== SOURCE INFORMATION
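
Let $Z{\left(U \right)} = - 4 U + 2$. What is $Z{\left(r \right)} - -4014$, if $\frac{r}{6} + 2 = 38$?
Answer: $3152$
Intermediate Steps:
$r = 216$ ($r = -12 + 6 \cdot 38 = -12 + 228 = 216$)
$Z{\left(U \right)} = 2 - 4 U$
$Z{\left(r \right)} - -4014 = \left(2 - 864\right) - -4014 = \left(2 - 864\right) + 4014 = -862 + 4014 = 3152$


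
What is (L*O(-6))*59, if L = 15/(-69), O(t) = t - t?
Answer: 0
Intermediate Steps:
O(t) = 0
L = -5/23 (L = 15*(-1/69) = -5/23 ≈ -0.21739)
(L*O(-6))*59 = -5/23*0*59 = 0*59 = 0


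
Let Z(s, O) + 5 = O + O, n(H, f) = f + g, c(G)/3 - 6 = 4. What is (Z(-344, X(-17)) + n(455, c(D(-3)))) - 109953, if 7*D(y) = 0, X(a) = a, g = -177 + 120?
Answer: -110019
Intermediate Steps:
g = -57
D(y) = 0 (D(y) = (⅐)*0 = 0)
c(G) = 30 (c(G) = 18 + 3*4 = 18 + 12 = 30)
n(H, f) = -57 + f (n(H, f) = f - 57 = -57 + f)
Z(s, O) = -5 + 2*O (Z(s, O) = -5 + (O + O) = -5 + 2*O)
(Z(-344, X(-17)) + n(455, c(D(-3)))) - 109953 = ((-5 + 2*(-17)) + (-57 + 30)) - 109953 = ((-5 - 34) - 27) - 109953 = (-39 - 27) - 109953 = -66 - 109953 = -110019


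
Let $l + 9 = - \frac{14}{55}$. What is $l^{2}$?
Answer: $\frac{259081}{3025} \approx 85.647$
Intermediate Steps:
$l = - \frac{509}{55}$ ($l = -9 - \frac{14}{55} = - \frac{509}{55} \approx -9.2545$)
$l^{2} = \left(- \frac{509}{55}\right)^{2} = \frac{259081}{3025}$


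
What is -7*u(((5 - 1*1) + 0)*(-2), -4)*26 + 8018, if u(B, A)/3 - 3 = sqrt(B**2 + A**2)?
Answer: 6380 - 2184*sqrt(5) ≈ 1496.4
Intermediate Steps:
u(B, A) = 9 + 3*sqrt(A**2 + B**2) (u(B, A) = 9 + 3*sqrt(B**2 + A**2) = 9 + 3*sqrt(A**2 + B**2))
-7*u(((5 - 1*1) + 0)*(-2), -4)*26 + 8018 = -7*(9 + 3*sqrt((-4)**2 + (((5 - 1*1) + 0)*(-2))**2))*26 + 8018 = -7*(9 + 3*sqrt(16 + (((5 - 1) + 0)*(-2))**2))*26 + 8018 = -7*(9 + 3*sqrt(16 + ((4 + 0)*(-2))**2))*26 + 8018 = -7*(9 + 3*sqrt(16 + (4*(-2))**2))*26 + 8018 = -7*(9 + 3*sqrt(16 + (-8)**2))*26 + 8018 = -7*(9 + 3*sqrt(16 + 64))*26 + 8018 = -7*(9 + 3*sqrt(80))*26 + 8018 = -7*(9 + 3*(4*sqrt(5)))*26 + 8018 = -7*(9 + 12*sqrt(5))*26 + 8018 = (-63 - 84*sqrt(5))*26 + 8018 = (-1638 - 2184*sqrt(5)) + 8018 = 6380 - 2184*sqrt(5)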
====
• REQUIRED ACTION
Take the line containing "Answer: -110019" as the first line and the last line of the data above as the final one. Write out these lines and all between them exactly.

• SOLUTION FOR THIS TASK
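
Answer: -110019
Intermediate Steps:
g = -57
D(y) = 0 (D(y) = (⅐)*0 = 0)
c(G) = 30 (c(G) = 18 + 3*4 = 18 + 12 = 30)
n(H, f) = -57 + f (n(H, f) = f - 57 = -57 + f)
Z(s, O) = -5 + 2*O (Z(s, O) = -5 + (O + O) = -5 + 2*O)
(Z(-344, X(-17)) + n(455, c(D(-3)))) - 109953 = ((-5 + 2*(-17)) + (-57 + 30)) - 109953 = ((-5 - 34) - 27) - 109953 = (-39 - 27) - 109953 = -66 - 109953 = -110019


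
Let $l + 9 = - \frac{14}{55}$. What is $l^{2}$?
Answer: $\frac{259081}{3025} \approx 85.647$
Intermediate Steps:
$l = - \frac{509}{55}$ ($l = -9 - \frac{14}{55} = - \frac{509}{55} \approx -9.2545$)
$l^{2} = \left(- \frac{509}{55}\right)^{2} = \frac{259081}{3025}$


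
What is -7*u(((5 - 1*1) + 0)*(-2), -4)*26 + 8018, if u(B, A)/3 - 3 = sqrt(B**2 + A**2)?
Answer: 6380 - 2184*sqrt(5) ≈ 1496.4
Intermediate Steps:
u(B, A) = 9 + 3*sqrt(A**2 + B**2) (u(B, A) = 9 + 3*sqrt(B**2 + A**2) = 9 + 3*sqrt(A**2 + B**2))
-7*u(((5 - 1*1) + 0)*(-2), -4)*26 + 8018 = -7*(9 + 3*sqrt((-4)**2 + (((5 - 1*1) + 0)*(-2))**2))*26 + 8018 = -7*(9 + 3*sqrt(16 + (((5 - 1) + 0)*(-2))**2))*26 + 8018 = -7*(9 + 3*sqrt(16 + ((4 + 0)*(-2))**2))*26 + 8018 = -7*(9 + 3*sqrt(16 + (4*(-2))**2))*26 + 8018 = -7*(9 + 3*sqrt(16 + (-8)**2))*26 + 8018 = -7*(9 + 3*sqrt(16 + 64))*26 + 8018 = -7*(9 + 3*sqrt(80))*26 + 8018 = -7*(9 + 3*(4*sqrt(5)))*26 + 8018 = -7*(9 + 12*sqrt(5))*26 + 8018 = (-63 - 84*sqrt(5))*26 + 8018 = (-1638 - 2184*sqrt(5)) + 8018 = 6380 - 2184*sqrt(5)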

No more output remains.